::: Provided data

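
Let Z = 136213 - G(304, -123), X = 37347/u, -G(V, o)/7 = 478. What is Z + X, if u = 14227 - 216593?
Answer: 28241959247/202366 ≈ 1.3956e+5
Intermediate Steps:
G(V, o) = -3346 (G(V, o) = -7*478 = -3346)
u = -202366
X = -37347/202366 (X = 37347/(-202366) = 37347*(-1/202366) = -37347/202366 ≈ -0.18455)
Z = 139559 (Z = 136213 - 1*(-3346) = 136213 + 3346 = 139559)
Z + X = 139559 - 37347/202366 = 28241959247/202366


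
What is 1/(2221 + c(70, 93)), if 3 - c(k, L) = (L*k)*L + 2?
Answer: -1/603208 ≈ -1.6578e-6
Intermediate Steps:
c(k, L) = 1 - k*L² (c(k, L) = 3 - ((L*k)*L + 2) = 3 - (k*L² + 2) = 3 - (2 + k*L²) = 3 + (-2 - k*L²) = 1 - k*L²)
1/(2221 + c(70, 93)) = 1/(2221 + (1 - 1*70*93²)) = 1/(2221 + (1 - 1*70*8649)) = 1/(2221 + (1 - 605430)) = 1/(2221 - 605429) = 1/(-603208) = -1/603208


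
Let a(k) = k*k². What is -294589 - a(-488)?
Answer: 115919683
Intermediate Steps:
a(k) = k³
-294589 - a(-488) = -294589 - 1*(-488)³ = -294589 - 1*(-116214272) = -294589 + 116214272 = 115919683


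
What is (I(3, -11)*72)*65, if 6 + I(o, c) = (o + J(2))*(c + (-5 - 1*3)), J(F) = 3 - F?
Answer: -383760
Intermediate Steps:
I(o, c) = -6 + (1 + o)*(-8 + c) (I(o, c) = -6 + (o + (3 - 1*2))*(c + (-5 - 1*3)) = -6 + (o + (3 - 2))*(c + (-5 - 3)) = -6 + (o + 1)*(c - 8) = -6 + (1 + o)*(-8 + c))
(I(3, -11)*72)*65 = ((-14 - 11 - 8*3 - 11*3)*72)*65 = ((-14 - 11 - 24 - 33)*72)*65 = -82*72*65 = -5904*65 = -383760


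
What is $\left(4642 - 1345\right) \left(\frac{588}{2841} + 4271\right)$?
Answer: $\frac{13335814401}{947} \approx 1.4082 \cdot 10^{7}$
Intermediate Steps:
$\left(4642 - 1345\right) \left(\frac{588}{2841} + 4271\right) = 3297 \left(588 \cdot \frac{1}{2841} + 4271\right) = 3297 \left(\frac{196}{947} + 4271\right) = 3297 \cdot \frac{4044833}{947} = \frac{13335814401}{947}$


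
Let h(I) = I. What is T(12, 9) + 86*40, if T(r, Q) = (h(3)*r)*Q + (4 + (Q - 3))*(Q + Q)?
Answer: 3944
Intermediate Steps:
T(r, Q) = 2*Q*(1 + Q) + 3*Q*r (T(r, Q) = (3*r)*Q + (4 + (Q - 3))*(Q + Q) = 3*Q*r + (4 + (-3 + Q))*(2*Q) = 3*Q*r + (1 + Q)*(2*Q) = 3*Q*r + 2*Q*(1 + Q) = 2*Q*(1 + Q) + 3*Q*r)
T(12, 9) + 86*40 = 9*(2 + 2*9 + 3*12) + 86*40 = 9*(2 + 18 + 36) + 3440 = 9*56 + 3440 = 504 + 3440 = 3944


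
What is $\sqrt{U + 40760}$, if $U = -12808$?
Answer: $4 \sqrt{1747} \approx 167.19$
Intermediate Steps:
$\sqrt{U + 40760} = \sqrt{-12808 + 40760} = \sqrt{27952} = 4 \sqrt{1747}$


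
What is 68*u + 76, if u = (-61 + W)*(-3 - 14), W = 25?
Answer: 41692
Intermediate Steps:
u = 612 (u = (-61 + 25)*(-3 - 14) = -36*(-17) = 612)
68*u + 76 = 68*612 + 76 = 41616 + 76 = 41692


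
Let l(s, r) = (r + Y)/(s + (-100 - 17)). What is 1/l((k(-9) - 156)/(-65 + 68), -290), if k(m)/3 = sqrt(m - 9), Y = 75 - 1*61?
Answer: 169/276 - I*sqrt(2)/92 ≈ 0.61232 - 0.015372*I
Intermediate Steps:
Y = 14 (Y = 75 - 61 = 14)
k(m) = 3*sqrt(-9 + m) (k(m) = 3*sqrt(m - 9) = 3*sqrt(-9 + m))
l(s, r) = (14 + r)/(-117 + s) (l(s, r) = (r + 14)/(s + (-100 - 17)) = (14 + r)/(s - 117) = (14 + r)/(-117 + s))
1/l((k(-9) - 156)/(-65 + 68), -290) = 1/((14 - 290)/(-117 + (3*sqrt(-9 - 9) - 156)/(-65 + 68))) = 1/(-276/(-117 + (3*sqrt(-18) - 156)/3)) = 1/(-276/(-117 + (3*(3*I*sqrt(2)) - 156)*(1/3))) = 1/(-276/(-117 + (9*I*sqrt(2) - 156)*(1/3))) = 1/(-276/(-117 + (-156 + 9*I*sqrt(2))*(1/3))) = 1/(-276/(-117 + (-52 + 3*I*sqrt(2)))) = 1/(-276/(-169 + 3*I*sqrt(2))) = 169/276 - I*sqrt(2)/92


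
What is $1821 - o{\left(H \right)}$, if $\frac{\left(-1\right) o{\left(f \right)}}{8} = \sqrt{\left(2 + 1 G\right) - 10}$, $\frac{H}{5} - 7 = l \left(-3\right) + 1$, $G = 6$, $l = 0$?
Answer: $1821 + 8 i \sqrt{2} \approx 1821.0 + 11.314 i$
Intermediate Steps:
$H = 40$ ($H = 35 + 5 \left(0 \left(-3\right) + 1\right) = 35 + 5 \left(0 + 1\right) = 35 + 5 \cdot 1 = 35 + 5 = 40$)
$o{\left(f \right)} = - 8 i \sqrt{2}$ ($o{\left(f \right)} = - 8 \sqrt{\left(2 + 1 \cdot 6\right) - 10} = - 8 \sqrt{\left(2 + 6\right) - 10} = - 8 \sqrt{8 - 10} = - 8 \sqrt{-2} = - 8 i \sqrt{2}$)
$1821 - o{\left(H \right)} = 1821 - - 8 i \sqrt{2} = 1821 + 8 i \sqrt{2}$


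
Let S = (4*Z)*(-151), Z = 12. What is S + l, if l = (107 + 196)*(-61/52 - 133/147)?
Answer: -2867441/364 ≈ -7877.6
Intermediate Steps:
S = -7248 (S = (4*12)*(-151) = 48*(-151) = -7248)
l = -229169/364 (l = 303*(-61*1/52 - 133*1/147) = 303*(-61/52 - 19/21) = 303*(-2269/1092) = -229169/364 ≈ -629.58)
S + l = -7248 - 229169/364 = -2867441/364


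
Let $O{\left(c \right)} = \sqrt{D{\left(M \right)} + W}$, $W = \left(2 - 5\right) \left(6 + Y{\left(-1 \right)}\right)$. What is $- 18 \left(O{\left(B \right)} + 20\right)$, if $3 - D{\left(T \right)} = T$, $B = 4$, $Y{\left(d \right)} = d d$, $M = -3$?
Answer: $-360 - 18 i \sqrt{15} \approx -360.0 - 69.714 i$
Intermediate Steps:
$Y{\left(d \right)} = d^{2}$
$D{\left(T \right)} = 3 - T$
$W = -21$ ($W = \left(2 - 5\right) \left(6 + \left(-1\right)^{2}\right) = - 3 \left(6 + 1\right) = \left(-3\right) 7 = -21$)
$O{\left(c \right)} = i \sqrt{15}$ ($O{\left(c \right)} = \sqrt{\left(3 - -3\right) - 21} = \sqrt{\left(3 + 3\right) - 21} = \sqrt{6 - 21} = \sqrt{-15} = i \sqrt{15}$)
$- 18 \left(O{\left(B \right)} + 20\right) = - 18 \left(i \sqrt{15} + 20\right) = - 18 \left(20 + i \sqrt{15}\right) = -360 - 18 i \sqrt{15}$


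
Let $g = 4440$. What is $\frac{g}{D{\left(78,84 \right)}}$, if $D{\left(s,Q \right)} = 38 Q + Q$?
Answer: $\frac{370}{273} \approx 1.3553$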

::::::

Output only the lines from the top of the entries through the one holding "Answer: -1/603208 ≈ -1.6578e-6", copied exactly.

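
Let Z = 136213 - G(304, -123), X = 37347/u, -G(V, o)/7 = 478. What is Z + X, if u = 14227 - 216593?
Answer: 28241959247/202366 ≈ 1.3956e+5
Intermediate Steps:
G(V, o) = -3346 (G(V, o) = -7*478 = -3346)
u = -202366
X = -37347/202366 (X = 37347/(-202366) = 37347*(-1/202366) = -37347/202366 ≈ -0.18455)
Z = 139559 (Z = 136213 - 1*(-3346) = 136213 + 3346 = 139559)
Z + X = 139559 - 37347/202366 = 28241959247/202366


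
What is 1/(2221 + c(70, 93)), if 3 - c(k, L) = (L*k)*L + 2?
Answer: -1/603208 ≈ -1.6578e-6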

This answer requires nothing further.